EXERCISE PROMPT: Counting only lines below that hold "these", give the total alone.

DATA TO USE:

++++

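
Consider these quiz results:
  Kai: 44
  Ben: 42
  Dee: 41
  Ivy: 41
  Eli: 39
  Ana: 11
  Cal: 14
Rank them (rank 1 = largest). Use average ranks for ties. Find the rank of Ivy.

3.5

Sorted (descending): 44, 42, 41, 41, 39, 14, 11
The 2 values of 41 occupy positions 3–4 → average rank (3+4)/2 = 3.5.
Ivy has value 41 → rank 3.5.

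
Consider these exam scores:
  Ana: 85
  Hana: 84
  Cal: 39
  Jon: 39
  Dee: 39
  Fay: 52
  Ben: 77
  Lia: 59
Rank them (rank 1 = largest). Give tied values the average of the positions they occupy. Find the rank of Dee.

Sorted (descending): 85, 84, 77, 59, 52, 39, 39, 39
The 3 values of 39 occupy positions 6–8 → average rank 7.
Dee has value 39 → rank 7.

7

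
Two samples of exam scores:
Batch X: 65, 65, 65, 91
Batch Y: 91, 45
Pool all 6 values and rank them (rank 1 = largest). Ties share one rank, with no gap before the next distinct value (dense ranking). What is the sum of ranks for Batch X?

7

Sorted (descending): 91, 91, 65, 65, 65, 45
The 2 values of 91 share dense rank 1.
The 3 values of 65 share dense rank 2.
Remaining distinct values take the next consecutive integers.
Batch X values → pooled ranks: 65→2, 65→2, 65→2, 91→1
Rank sum = 2 + 2 + 2 + 1 = 7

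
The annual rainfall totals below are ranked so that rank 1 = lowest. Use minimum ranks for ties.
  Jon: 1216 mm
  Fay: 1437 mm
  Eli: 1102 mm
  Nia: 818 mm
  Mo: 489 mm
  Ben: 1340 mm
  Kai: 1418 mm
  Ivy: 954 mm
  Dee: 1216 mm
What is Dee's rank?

5

Sorted (ascending): 489, 818, 954, 1102, 1216, 1216, 1340, 1418, 1437
The 2 values of 1216 occupy positions 5–6 → each gets rank 5.
Dee has value 1216 mm → rank 5.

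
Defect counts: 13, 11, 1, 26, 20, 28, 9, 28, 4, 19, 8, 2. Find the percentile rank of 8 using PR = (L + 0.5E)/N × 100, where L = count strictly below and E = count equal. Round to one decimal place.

N = 12.
Strictly below 8: 3. Equal to 8: 1.
PR = (3 + 0.5·1)/12 × 100 = 29.2

29.2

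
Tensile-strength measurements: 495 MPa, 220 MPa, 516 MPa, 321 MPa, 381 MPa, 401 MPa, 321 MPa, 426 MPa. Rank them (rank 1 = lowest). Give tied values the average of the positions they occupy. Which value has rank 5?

401

Sorted (ascending): 220, 321, 321, 381, 401, 426, 495, 516
The 2 values of 321 occupy positions 2–3 → average rank (2+3)/2 = 2.5.
Rank 5 → value 401.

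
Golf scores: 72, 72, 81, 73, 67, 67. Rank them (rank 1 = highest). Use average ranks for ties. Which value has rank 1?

Sorted (descending): 81, 73, 72, 72, 67, 67
The 2 values of 72 occupy positions 3–4 → average rank (3+4)/2 = 3.5.
The 2 values of 67 occupy positions 5–6 → average rank (5+6)/2 = 5.5.
Rank 1 → value 81.

81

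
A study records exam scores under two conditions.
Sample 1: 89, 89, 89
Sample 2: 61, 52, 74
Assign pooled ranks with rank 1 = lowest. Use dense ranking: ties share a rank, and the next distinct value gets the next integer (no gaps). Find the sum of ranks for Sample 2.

Sorted (ascending): 52, 61, 74, 89, 89, 89
The 3 values of 89 share dense rank 4.
Remaining distinct values take the next consecutive integers.
Sample 2 values → pooled ranks: 61→2, 52→1, 74→3
Rank sum = 2 + 1 + 3 = 6

6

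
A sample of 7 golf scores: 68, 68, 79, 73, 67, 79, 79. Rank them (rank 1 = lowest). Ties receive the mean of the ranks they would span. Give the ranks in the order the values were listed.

2.5, 2.5, 6, 4, 1, 6, 6

Sorted (ascending): 67, 68, 68, 73, 79, 79, 79
The 2 values of 68 occupy positions 2–3 → average rank (2+3)/2 = 2.5.
The 3 values of 79 occupy positions 5–7 → average rank 6.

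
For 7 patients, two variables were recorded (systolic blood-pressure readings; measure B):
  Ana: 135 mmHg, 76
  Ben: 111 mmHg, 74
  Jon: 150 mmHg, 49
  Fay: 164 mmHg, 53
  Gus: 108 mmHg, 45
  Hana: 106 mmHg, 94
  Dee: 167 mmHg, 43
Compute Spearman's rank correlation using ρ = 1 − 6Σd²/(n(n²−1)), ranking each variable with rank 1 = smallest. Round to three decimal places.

Ranks of variable 1: 4, 3, 5, 6, 2, 1, 7
Ranks of variable 2: 6, 5, 3, 4, 2, 7, 1
d = r₁ − r₂: -2, -2, 2, 2, 0, -6, 6
d²: 4, 4, 4, 4, 0, 36, 36; Σd² = 88
ρ = 1 − 6·88/(7·48) = 1 − 528/336 = -0.571

-0.571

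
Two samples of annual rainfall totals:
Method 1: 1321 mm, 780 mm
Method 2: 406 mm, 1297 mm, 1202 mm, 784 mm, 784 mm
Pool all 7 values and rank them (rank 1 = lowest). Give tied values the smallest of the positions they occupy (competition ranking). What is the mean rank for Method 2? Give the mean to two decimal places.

3.60

Sorted (ascending): 406, 780, 784, 784, 1202, 1297, 1321
The 2 values of 784 occupy positions 3–4 → each gets rank 3.
Method 2 values → pooled ranks: 406→1, 1297→6, 1202→5, 784→3, 784→3
Mean rank = (1 + 6 + 5 + 3 + 3) / 5 = 3.60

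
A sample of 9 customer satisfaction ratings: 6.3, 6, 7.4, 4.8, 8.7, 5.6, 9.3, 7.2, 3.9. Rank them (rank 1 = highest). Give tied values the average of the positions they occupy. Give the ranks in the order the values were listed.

Sorted (descending): 9.3, 8.7, 7.4, 7.2, 6.3, 6, 5.6, 4.8, 3.9
No ties — each value takes its position as its rank.

5, 6, 3, 8, 2, 7, 1, 4, 9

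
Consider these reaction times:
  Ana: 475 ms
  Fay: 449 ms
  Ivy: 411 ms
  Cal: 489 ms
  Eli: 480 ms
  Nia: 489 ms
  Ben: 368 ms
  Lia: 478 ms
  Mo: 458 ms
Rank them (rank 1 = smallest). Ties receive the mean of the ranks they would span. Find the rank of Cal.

8.5

Sorted (ascending): 368, 411, 449, 458, 475, 478, 480, 489, 489
The 2 values of 489 occupy positions 8–9 → average rank (8+9)/2 = 8.5.
Cal has value 489 ms → rank 8.5.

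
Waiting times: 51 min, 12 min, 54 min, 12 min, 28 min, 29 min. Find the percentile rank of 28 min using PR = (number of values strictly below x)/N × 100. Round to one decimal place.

N = 6.
Strictly below 28: 2. Equal to 28: 1.
PR = 2/6 × 100 = 33.3

33.3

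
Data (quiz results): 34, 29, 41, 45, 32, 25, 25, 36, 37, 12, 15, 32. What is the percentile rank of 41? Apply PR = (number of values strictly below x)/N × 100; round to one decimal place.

83.3

N = 12.
Strictly below 41: 10. Equal to 41: 1.
PR = 10/12 × 100 = 83.3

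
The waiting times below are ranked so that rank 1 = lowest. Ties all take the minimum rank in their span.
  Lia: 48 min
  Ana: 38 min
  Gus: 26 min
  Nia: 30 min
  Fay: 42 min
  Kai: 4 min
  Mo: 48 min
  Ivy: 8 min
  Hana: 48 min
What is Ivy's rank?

2

Sorted (ascending): 4, 8, 26, 30, 38, 42, 48, 48, 48
The 3 values of 48 occupy positions 7–9 → each gets rank 7.
Ivy has value 8 min → rank 2.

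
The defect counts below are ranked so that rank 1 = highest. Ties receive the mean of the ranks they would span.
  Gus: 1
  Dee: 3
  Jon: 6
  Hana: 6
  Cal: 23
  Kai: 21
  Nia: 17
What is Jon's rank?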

++++

ANSWER FOR THIS EXERCISE: 3